═════ AVAILABLE DATA ═════
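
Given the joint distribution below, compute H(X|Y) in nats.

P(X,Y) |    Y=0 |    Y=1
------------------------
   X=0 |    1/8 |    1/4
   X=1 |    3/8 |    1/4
0.6277 nats

Using the chain rule: H(X|Y) = H(X,Y) - H(Y)

First, compute H(X,Y) = 1.3209 nats

Marginal P(Y) = (1/2, 1/2)
H(Y) = 0.6931 nats

H(X|Y) = H(X,Y) - H(Y) = 1.3209 - 0.6931 = 0.6277 nats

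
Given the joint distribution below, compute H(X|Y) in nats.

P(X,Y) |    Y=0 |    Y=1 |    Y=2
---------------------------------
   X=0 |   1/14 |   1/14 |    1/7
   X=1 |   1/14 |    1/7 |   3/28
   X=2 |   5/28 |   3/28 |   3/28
1.0497 nats

Using the chain rule: H(X|Y) = H(X,Y) - H(Y)

First, compute H(X,Y) = 2.1471 nats

Marginal P(Y) = (9/28, 9/28, 5/14)
H(Y) = 1.0974 nats

H(X|Y) = H(X,Y) - H(Y) = 2.1471 - 1.0974 = 1.0497 nats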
═════
**ACTIVITY**
The data must be printed verbatim, line by line.

**WORKED SOLUTION**
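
Given the joint distribution below, compute H(X|Y) in nats.

P(X,Y) |    Y=0 |    Y=1
------------------------
   X=0 |    1/8 |    1/4
   X=1 |    3/8 |    1/4
0.6277 nats

Using the chain rule: H(X|Y) = H(X,Y) - H(Y)

First, compute H(X,Y) = 1.3209 nats

Marginal P(Y) = (1/2, 1/2)
H(Y) = 0.6931 nats

H(X|Y) = H(X,Y) - H(Y) = 1.3209 - 0.6931 = 0.6277 nats

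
Given the joint distribution below, compute H(X|Y) in nats.

P(X,Y) |    Y=0 |    Y=1 |    Y=2
---------------------------------
   X=0 |   1/14 |   1/14 |    1/7
   X=1 |   1/14 |    1/7 |   3/28
   X=2 |   5/28 |   3/28 |   3/28
1.0497 nats

Using the chain rule: H(X|Y) = H(X,Y) - H(Y)

First, compute H(X,Y) = 2.1471 nats

Marginal P(Y) = (9/28, 9/28, 5/14)
H(Y) = 1.0974 nats

H(X|Y) = H(X,Y) - H(Y) = 2.1471 - 1.0974 = 1.0497 nats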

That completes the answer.